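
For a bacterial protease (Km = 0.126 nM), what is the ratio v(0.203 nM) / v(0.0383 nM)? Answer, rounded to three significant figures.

Since Vmax cancels, v₂/v₁ = [S]₂(Km+[S]₁) / [S]₁(Km+[S]₂).
= 0.203×(0.126+0.0383) / (0.0383×(0.126+0.203)) = 0.03335/0.01260 = 2.65.

2.65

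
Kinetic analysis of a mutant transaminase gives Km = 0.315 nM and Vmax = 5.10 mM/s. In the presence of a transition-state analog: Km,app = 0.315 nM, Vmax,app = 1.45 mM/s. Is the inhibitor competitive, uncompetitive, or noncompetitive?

noncompetitive

Vmax decreases (5.10 → 1.45 mM/s) while Km is unchanged — pure noncompetitive inhibition.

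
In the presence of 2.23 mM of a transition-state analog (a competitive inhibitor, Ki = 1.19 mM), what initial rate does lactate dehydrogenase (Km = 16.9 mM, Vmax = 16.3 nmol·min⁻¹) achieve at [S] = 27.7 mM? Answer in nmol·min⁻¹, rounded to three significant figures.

5.92 nmol·min⁻¹

With α = 1 + [I]/Ki = 1 + 2.23/1.19 = 2.874, the competitive rate law is v = Vmax[S] / (αKm + [S]).
v = 16.3×27.7 / (2.874×16.9 + 27.7) = 451.5/76.27 = 5.92 nmol·min⁻¹.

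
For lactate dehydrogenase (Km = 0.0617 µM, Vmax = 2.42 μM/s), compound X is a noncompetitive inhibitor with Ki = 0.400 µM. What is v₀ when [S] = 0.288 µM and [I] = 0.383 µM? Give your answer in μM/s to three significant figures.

α = 1 + [I]/Ki = 1 + 0.383/0.400 = 1.958.
For a noncompetitive inhibitor, Vmax is reduced to Vmax/α while Km is unchanged: Km,app = 0.0617 µM, Vmax,app = 1.24 μM/s.
v = Vmax,app·[S]/(Km,app + [S]) = 1.24 × 0.288/(0.0617 + 0.288) = 1.02 μM/s.

1.02 μM/s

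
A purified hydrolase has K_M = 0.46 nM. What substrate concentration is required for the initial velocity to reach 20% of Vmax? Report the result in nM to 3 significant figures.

v/Vmax = [S]/(Km+[S]) = 0.2, so [S] = Km·0.2/(1 − 0.2) = 0.46 × 0.2500.
[S] = 0.115 nM.

0.115 nM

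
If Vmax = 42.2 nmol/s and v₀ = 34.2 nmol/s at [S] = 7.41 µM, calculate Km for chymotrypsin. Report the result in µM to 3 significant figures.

From v = Vmax[S]/(Km+[S]), Km = [S](Vmax − v)/v.
Km = 7.41 × (42.2 − 34.2) / 34.2 = 59.28/34.2 = 1.73 µM.

1.73 µM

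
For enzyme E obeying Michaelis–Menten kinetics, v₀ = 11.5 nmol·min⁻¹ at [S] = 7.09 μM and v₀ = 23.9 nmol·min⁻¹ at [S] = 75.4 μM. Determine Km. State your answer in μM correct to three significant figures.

From v = Vmax[S]/(Km+[S]), each point gives Vmax = v(Km+[S])/[S].
Equating: 11.5(Km+7.09)/7.09 = 23.9(Km+75.4)/75.4.
1.622·Km + 11.5 = 0.3170·Km + 23.9, so (1.622 − 0.3170)·Km = 23.9 − 11.5.
Km = 12.40/1.305 = 9.50 μM; then Vmax = 11.5(9.50+7.09)/7.09 = 26.9 nmol·min⁻¹.

9.50 μM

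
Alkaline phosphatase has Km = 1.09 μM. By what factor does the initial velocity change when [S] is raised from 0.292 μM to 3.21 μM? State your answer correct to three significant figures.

Since Vmax cancels, v₂/v₁ = [S]₂(Km+[S]₁) / [S]₁(Km+[S]₂).
= 3.21×(1.09+0.292) / (0.292×(1.09+3.21)) = 4.436/1.256 = 3.53.

3.53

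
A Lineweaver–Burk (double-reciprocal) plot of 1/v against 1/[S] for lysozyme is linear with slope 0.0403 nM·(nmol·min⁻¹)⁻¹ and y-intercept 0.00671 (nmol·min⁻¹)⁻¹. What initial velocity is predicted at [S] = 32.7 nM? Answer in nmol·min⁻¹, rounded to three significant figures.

126 nmol·min⁻¹

The y-intercept is 1/Vmax, so Vmax = 1/0.00671 = 149 nmol·min⁻¹.
The slope is Km/Vmax, so Km = 0.0403 × 149 = 6.01 nM.
Then v = 149 × 32.7/(6.01 + 32.7) = 126 nmol·min⁻¹.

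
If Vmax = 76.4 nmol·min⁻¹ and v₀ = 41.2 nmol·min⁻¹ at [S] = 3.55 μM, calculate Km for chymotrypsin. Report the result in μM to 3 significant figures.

3.03 μM

From v = Vmax[S]/(Km+[S]), Km = [S](Vmax − v)/v.
Km = 3.55 × (76.4 − 41.2) / 41.2 = 125.0/41.2 = 3.03 μM.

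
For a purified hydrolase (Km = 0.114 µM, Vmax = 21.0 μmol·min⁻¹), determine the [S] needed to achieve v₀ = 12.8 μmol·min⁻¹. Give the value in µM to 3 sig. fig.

0.178 µM

The required fractional saturation is v/Vmax = 12.8/21.0 = 0.6095.
Then [S]/(Km+[S]) = 0.6095 ⇒ [S] = 0.114 × 0.6095/(1 − 0.6095) = 0.178 µM.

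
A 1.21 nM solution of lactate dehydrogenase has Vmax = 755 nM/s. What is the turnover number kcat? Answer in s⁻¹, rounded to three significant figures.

624 s⁻¹

kcat = Vmax/[E]total = 755 nM/s / 1.21 nM = 624 s⁻¹.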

WORK ORDER:
Would you print all of the records exactly as they were given?

YOUR RESPONSE:
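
For a bacterial protease (Km = 0.126 nM), what is the ratio v(0.203 nM) / v(0.0383 nM)? Answer, rounded to three significant figures.

Since Vmax cancels, v₂/v₁ = [S]₂(Km+[S]₁) / [S]₁(Km+[S]₂).
= 0.203×(0.126+0.0383) / (0.0383×(0.126+0.203)) = 0.03335/0.01260 = 2.65.

2.65

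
Kinetic analysis of a mutant transaminase gives Km = 0.315 nM and Vmax = 5.10 mM/s. In the presence of a transition-state analog: Km,app = 0.315 nM, Vmax,app = 1.45 mM/s. Is the inhibitor competitive, uncompetitive, or noncompetitive?

noncompetitive

Vmax decreases (5.10 → 1.45 mM/s) while Km is unchanged — pure noncompetitive inhibition.

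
In the presence of 2.23 mM of a transition-state analog (a competitive inhibitor, Ki = 1.19 mM), what initial rate does lactate dehydrogenase (Km = 16.9 mM, Vmax = 16.3 nmol·min⁻¹) achieve at [S] = 27.7 mM? Answer in nmol·min⁻¹, rounded to three significant figures.

5.92 nmol·min⁻¹

With α = 1 + [I]/Ki = 1 + 2.23/1.19 = 2.874, the competitive rate law is v = Vmax[S] / (αKm + [S]).
v = 16.3×27.7 / (2.874×16.9 + 27.7) = 451.5/76.27 = 5.92 nmol·min⁻¹.

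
For lactate dehydrogenase (Km = 0.0617 µM, Vmax = 2.42 μM/s), compound X is a noncompetitive inhibitor with Ki = 0.400 µM. What is v₀ when [S] = 0.288 µM and [I] = 0.383 µM? Give your answer in μM/s to three significant figures.

α = 1 + [I]/Ki = 1 + 0.383/0.400 = 1.958.
For a noncompetitive inhibitor, Vmax is reduced to Vmax/α while Km is unchanged: Km,app = 0.0617 µM, Vmax,app = 1.24 μM/s.
v = Vmax,app·[S]/(Km,app + [S]) = 1.24 × 0.288/(0.0617 + 0.288) = 1.02 μM/s.

1.02 μM/s

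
A purified hydrolase has K_M = 0.46 nM. What substrate concentration is required for the initial velocity to reach 20% of Vmax? Report the result in nM to 3 significant figures.

v/Vmax = [S]/(Km+[S]) = 0.2, so [S] = Km·0.2/(1 − 0.2) = 0.46 × 0.2500.
[S] = 0.115 nM.

0.115 nM

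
If Vmax = 42.2 nmol/s and v₀ = 34.2 nmol/s at [S] = 7.41 µM, calculate Km for chymotrypsin. Report the result in µM to 3 significant figures.

From v = Vmax[S]/(Km+[S]), Km = [S](Vmax − v)/v.
Km = 7.41 × (42.2 − 34.2) / 34.2 = 59.28/34.2 = 1.73 µM.

1.73 µM

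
For enzyme E obeying Michaelis–Menten kinetics, v₀ = 11.5 nmol·min⁻¹ at [S] = 7.09 μM and v₀ = 23.9 nmol·min⁻¹ at [S] = 75.4 μM. Determine Km. State your answer in μM correct to three significant figures.

From v = Vmax[S]/(Km+[S]), each point gives Vmax = v(Km+[S])/[S].
Equating: 11.5(Km+7.09)/7.09 = 23.9(Km+75.4)/75.4.
1.622·Km + 11.5 = 0.3170·Km + 23.9, so (1.622 − 0.3170)·Km = 23.9 − 11.5.
Km = 12.40/1.305 = 9.50 μM; then Vmax = 11.5(9.50+7.09)/7.09 = 26.9 nmol·min⁻¹.

9.50 μM

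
Alkaline phosphatase has Km = 1.09 μM. By what factor does the initial velocity change when [S] is raised from 0.292 μM to 3.21 μM? State your answer correct to three significant figures.

Since Vmax cancels, v₂/v₁ = [S]₂(Km+[S]₁) / [S]₁(Km+[S]₂).
= 3.21×(1.09+0.292) / (0.292×(1.09+3.21)) = 4.436/1.256 = 3.53.

3.53

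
A Lineweaver–Burk (double-reciprocal) plot of 1/v against 1/[S] for lysozyme is linear with slope 0.0403 nM·(nmol·min⁻¹)⁻¹ and y-intercept 0.00671 (nmol·min⁻¹)⁻¹. What initial velocity is predicted at [S] = 32.7 nM? Answer in nmol·min⁻¹, rounded to three significant figures.

126 nmol·min⁻¹

The y-intercept is 1/Vmax, so Vmax = 1/0.00671 = 149 nmol·min⁻¹.
The slope is Km/Vmax, so Km = 0.0403 × 149 = 6.01 nM.
Then v = 149 × 32.7/(6.01 + 32.7) = 126 nmol·min⁻¹.

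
If Vmax = 76.4 nmol·min⁻¹ and v₀ = 41.2 nmol·min⁻¹ at [S] = 3.55 μM, calculate Km for chymotrypsin. Report the result in μM to 3 significant figures.

3.03 μM

From v = Vmax[S]/(Km+[S]), Km = [S](Vmax − v)/v.
Km = 3.55 × (76.4 − 41.2) / 41.2 = 125.0/41.2 = 3.03 μM.

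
For a purified hydrolase (Km = 0.114 µM, Vmax = 21.0 μmol·min⁻¹), determine the [S] needed to achieve v₀ = 12.8 μmol·min⁻¹. Give the value in µM to 3 sig. fig.

0.178 µM

The required fractional saturation is v/Vmax = 12.8/21.0 = 0.6095.
Then [S]/(Km+[S]) = 0.6095 ⇒ [S] = 0.114 × 0.6095/(1 − 0.6095) = 0.178 µM.

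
A 1.21 nM solution of lactate dehydrogenase has Vmax = 755 nM/s. What is the turnover number kcat? Answer in s⁻¹, rounded to three significant figures.

624 s⁻¹

kcat = Vmax/[E]total = 755 nM/s / 1.21 nM = 624 s⁻¹.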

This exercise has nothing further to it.